### Problem to work on
Repeat the listing below in full, keeping every character as it is.

### Record excerpts
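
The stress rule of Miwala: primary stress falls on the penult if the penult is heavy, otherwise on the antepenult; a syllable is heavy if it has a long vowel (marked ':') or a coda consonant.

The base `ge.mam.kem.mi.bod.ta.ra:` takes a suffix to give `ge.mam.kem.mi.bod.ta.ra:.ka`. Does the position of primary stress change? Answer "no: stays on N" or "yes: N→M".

Base `ge.mam.kem.mi.bod.ta.ra:` (7 syllables):
  Weights: 5 bod H, 6 ta L, 7 ra: H.
  The penult (syllable 6, ta) is light, so stress falls on the antepenult (syllable 5, bod).
  → primary stress on syllable 5.
Suffixed `ge.mam.kem.mi.bod.ta.ra:.ka` (8 syllables):
  Weights: 6 ta L, 7 ra: H, 8 ka L.
  The penult (syllable 7, ra:) is heavy, so it takes stress.
  → primary stress on syllable 7.

yes: 5→7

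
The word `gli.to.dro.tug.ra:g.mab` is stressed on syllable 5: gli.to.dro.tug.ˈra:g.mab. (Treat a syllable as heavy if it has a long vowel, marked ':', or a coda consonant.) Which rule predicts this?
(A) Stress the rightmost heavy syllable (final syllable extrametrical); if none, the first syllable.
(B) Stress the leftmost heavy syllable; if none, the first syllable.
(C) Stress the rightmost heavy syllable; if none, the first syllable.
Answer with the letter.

Rule A → syllable 5 ✓.
Rule B → syllable 4 (observed: 5).
Rule C → syllable 6 (observed: 5).

A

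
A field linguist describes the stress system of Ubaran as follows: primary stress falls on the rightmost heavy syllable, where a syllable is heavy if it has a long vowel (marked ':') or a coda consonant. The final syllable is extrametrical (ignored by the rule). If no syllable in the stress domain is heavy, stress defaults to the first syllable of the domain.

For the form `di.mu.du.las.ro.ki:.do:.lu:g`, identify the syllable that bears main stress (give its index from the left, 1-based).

The final syllable (8, lu:g) is extrametrical; the stress domain is syllables 1–7.
Weights: 1 di L, 2 mu L, 3 du L, 4 las H, 5 ro L, 6 ki: H, 7 do: H.
Heavy syllables in the domain: 4, 6, 7. The rightmost is syllable 7 (do:).
Primary stress: syllable 7 → di.mu.du.las.ro.ki:.ˈdo:.lu:g.

7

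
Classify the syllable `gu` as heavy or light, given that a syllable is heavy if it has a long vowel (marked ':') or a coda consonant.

`gu`: short vowel, open (no coda). Short vowel, open → light.

light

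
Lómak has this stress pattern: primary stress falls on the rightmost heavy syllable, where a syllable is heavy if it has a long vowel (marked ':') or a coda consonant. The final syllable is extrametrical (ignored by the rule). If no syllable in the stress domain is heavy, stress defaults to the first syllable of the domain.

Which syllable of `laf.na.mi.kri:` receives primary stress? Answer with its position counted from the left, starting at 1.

The final syllable (4, kri:) is extrametrical; the stress domain is syllables 1–3.
Weights: 1 laf H, 2 na L, 3 mi L.
Heavy syllables in the domain: 1. The rightmost is syllable 1 (laf).
Primary stress: syllable 1 → ˈlaf.na.mi.kri:.

1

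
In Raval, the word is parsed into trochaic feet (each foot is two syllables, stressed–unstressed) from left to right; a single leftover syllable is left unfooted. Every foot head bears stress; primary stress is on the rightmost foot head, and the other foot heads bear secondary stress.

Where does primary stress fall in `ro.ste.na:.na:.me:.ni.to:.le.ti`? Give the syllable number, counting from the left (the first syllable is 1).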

### Result
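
The stress rule of Miwala: primary stress falls on the penult if the penult is heavy, otherwise on the antepenult; a syllable is heavy if it has a long vowel (marked ':') or a coda consonant.

The base `ge.mam.kem.mi.bod.ta.ra:` takes a suffix to give `ge.mam.kem.mi.bod.ta.ra:.ka`. Does the position of primary stress change? Answer "no: stays on N" or "yes: N→M".

Base `ge.mam.kem.mi.bod.ta.ra:` (7 syllables):
  Weights: 5 bod H, 6 ta L, 7 ra: H.
  The penult (syllable 6, ta) is light, so stress falls on the antepenult (syllable 5, bod).
  → primary stress on syllable 5.
Suffixed `ge.mam.kem.mi.bod.ta.ra:.ka` (8 syllables):
  Weights: 6 ta L, 7 ra: H, 8 ka L.
  The penult (syllable 7, ra:) is heavy, so it takes stress.
  → primary stress on syllable 7.

yes: 5→7

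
The word `gli.to.dro.tug.ra:g.mab` is stressed on syllable 5: gli.to.dro.tug.ˈra:g.mab. (Treat a syllable as heavy if it has a long vowel, marked ':', or a coda consonant.) Which rule predicts this?
(A) Stress the rightmost heavy syllable (final syllable extrametrical); if none, the first syllable.
(B) Stress the leftmost heavy syllable; if none, the first syllable.
(C) Stress the rightmost heavy syllable; if none, the first syllable.
Answer with the letter.

Rule A → syllable 5 ✓.
Rule B → syllable 4 (observed: 5).
Rule C → syllable 6 (observed: 5).

A

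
A field linguist describes the stress system of Ubaran as follows: primary stress falls on the rightmost heavy syllable, where a syllable is heavy if it has a long vowel (marked ':') or a coda consonant. The final syllable is extrametrical (ignored by the rule). If no syllable in the stress domain is heavy, stress defaults to the first syllable of the domain.

For the form `di.mu.du.las.ro.ki:.do:.lu:g`, identify the syllable that bears main stress (give its index from the left, 1-based).

The final syllable (8, lu:g) is extrametrical; the stress domain is syllables 1–7.
Weights: 1 di L, 2 mu L, 3 du L, 4 las H, 5 ro L, 6 ki: H, 7 do: H.
Heavy syllables in the domain: 4, 6, 7. The rightmost is syllable 7 (do:).
Primary stress: syllable 7 → di.mu.du.las.ro.ki:.ˈdo:.lu:g.

7

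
Classify the syllable `gu` as heavy or light, given that a syllable is heavy if it has a long vowel (marked ':') or a coda consonant.

`gu`: short vowel, open (no coda). Short vowel, open → light.

light

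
Lómak has this stress pattern: primary stress falls on the rightmost heavy syllable, where a syllable is heavy if it has a long vowel (marked ':') or a coda consonant. The final syllable is extrametrical (ignored by the rule). If no syllable in the stress domain is heavy, stress defaults to the first syllable of the domain.

Which syllable of `laf.na.mi.kri:` receives primary stress? Answer with its position counted from the left, starting at 1.

The final syllable (4, kri:) is extrametrical; the stress domain is syllables 1–3.
Weights: 1 laf H, 2 na L, 3 mi L.
Heavy syllables in the domain: 1. The rightmost is syllable 1 (laf).
Primary stress: syllable 1 → ˈlaf.na.mi.kri:.

1

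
In Raval, the word is parsed into trochaic feet (each foot is two syllables, stressed–unstressed) from left to right; a single leftover syllable is left unfooted. Every foot head bears stress; primary stress is on the rightmost foot head, and the other foot heads bear secondary stress.

Where does primary stress fall in `ro.ste.na:.na:.me:.ni.to:.le.ti`? Give the syllable number, counting from the left (the first syllable is 1).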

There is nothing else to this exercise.